DESCRIPTION OF THE TASK:
From the first line to the last, reproduce the records exactly as they appear below.

(Saved entries)
○ ○ ○

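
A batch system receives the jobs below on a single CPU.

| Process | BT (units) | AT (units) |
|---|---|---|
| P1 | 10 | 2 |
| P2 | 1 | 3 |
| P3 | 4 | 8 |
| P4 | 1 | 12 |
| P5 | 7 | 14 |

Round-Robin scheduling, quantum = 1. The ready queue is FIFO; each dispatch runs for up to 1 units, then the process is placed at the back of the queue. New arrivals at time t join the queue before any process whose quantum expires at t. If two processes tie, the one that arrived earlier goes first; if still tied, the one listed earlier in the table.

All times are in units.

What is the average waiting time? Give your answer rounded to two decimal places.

3.40

Schedule: | idle 0-2 | P1 2-3 | P2 3-4 | P1 4-8 | P3 8-9 | P1 9-10 | P3 10-11 | P1 11-12 | P3 12-13 | P4 13-14 | P1 14-15 | P3 15-16 | P5 16-17 | P1 17-18 | P5 18-19 | P1 19-20 | P5 20-25 |
Completion: P1=20  P2=4  P3=16  P4=14  P5=25
Turnaround (C−A): P1=18  P2=1  P3=8  P4=2  P5=11
Waiting times: P1=8, P2=0, P3=4, P4=1, P5=4
Average waiting = (8+0+4+1+4) / 5 = 17/5 = 3.40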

○ ○ ○

COMPLETED TASK:
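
A batch system receives the jobs below on a single CPU.

| Process | BT (units) | AT (units) |
|---|---|---|
| P1 | 10 | 2 |
| P2 | 1 | 3 |
| P3 | 4 | 8 |
| P4 | 1 | 12 |
| P5 | 7 | 14 |

Round-Robin scheduling, quantum = 1. The ready queue is FIFO; each dispatch runs for up to 1 units, then the process is placed at the back of the queue. New arrivals at time t join the queue before any process whose quantum expires at t. If two processes tie, the one that arrived earlier goes first; if still tied, the one listed earlier in the table.

All times are in units.

What is the average waiting time? Give your answer rounded to two decimal places.

3.40

Schedule: | idle 0-2 | P1 2-3 | P2 3-4 | P1 4-8 | P3 8-9 | P1 9-10 | P3 10-11 | P1 11-12 | P3 12-13 | P4 13-14 | P1 14-15 | P3 15-16 | P5 16-17 | P1 17-18 | P5 18-19 | P1 19-20 | P5 20-25 |
Completion: P1=20  P2=4  P3=16  P4=14  P5=25
Turnaround (C−A): P1=18  P2=1  P3=8  P4=2  P5=11
Waiting times: P1=8, P2=0, P3=4, P4=1, P5=4
Average waiting = (8+0+4+1+4) / 5 = 17/5 = 3.40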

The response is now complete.